**AIM OF THE TASK**
Filter the records, keeping every line that has the string "same".

Stored records
────────

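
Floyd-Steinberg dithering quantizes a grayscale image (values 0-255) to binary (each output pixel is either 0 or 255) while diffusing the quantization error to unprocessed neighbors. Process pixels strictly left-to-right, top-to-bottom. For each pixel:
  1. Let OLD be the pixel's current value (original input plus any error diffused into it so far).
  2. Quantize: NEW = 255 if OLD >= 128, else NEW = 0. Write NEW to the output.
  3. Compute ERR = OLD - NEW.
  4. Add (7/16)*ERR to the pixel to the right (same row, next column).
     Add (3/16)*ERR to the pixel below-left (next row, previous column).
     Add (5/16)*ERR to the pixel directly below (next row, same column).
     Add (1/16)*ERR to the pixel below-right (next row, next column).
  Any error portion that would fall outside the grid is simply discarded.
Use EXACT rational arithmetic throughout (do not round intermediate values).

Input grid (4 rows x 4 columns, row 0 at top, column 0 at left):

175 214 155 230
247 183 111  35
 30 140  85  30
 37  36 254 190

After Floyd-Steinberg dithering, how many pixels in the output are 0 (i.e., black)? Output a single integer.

(0,0): OLD=175 → NEW=255, ERR=-80
(0,1): OLD=179 → NEW=255, ERR=-76
(0,2): OLD=487/4 → NEW=0, ERR=487/4
(0,3): OLD=18129/64 → NEW=255, ERR=1809/64
(1,0): OLD=831/4 → NEW=255, ERR=-189/4
(1,1): OLD=5005/32 → NEW=255, ERR=-3155/32
(1,2): OLD=109017/1024 → NEW=0, ERR=109017/1024
(1,3): OLD=1605951/16384 → NEW=0, ERR=1605951/16384
(2,0): OLD=-1665/512 → NEW=0, ERR=-1665/512
(2,1): OLD=2044317/16384 → NEW=0, ERR=2044317/16384
(2,2): OLD=6064539/32768 → NEW=255, ERR=-2291301/32768
(2,3): OLD=19237587/524288 → NEW=0, ERR=19237587/524288
(3,0): OLD=15565879/262144 → NEW=0, ERR=15565879/262144
(3,1): OLD=367657753/4194304 → NEW=0, ERR=367657753/4194304
(3,2): OLD=19137870327/67108864 → NEW=255, ERR=2025110007/67108864
(3,3): OLD=225806187841/1073741824 → NEW=255, ERR=-47997977279/1073741824
Output grid:
  Row 0: ##.#  (1 black, running=1)
  Row 1: ##..  (2 black, running=3)
  Row 2: ..#.  (3 black, running=6)
  Row 3: ..##  (2 black, running=8)

Answer: 8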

────────

**WORKED SOLUTION**
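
  4. Add (7/16)*ERR to the pixel to the right (same row, next column).
     Add (5/16)*ERR to the pixel directly below (next row, same column).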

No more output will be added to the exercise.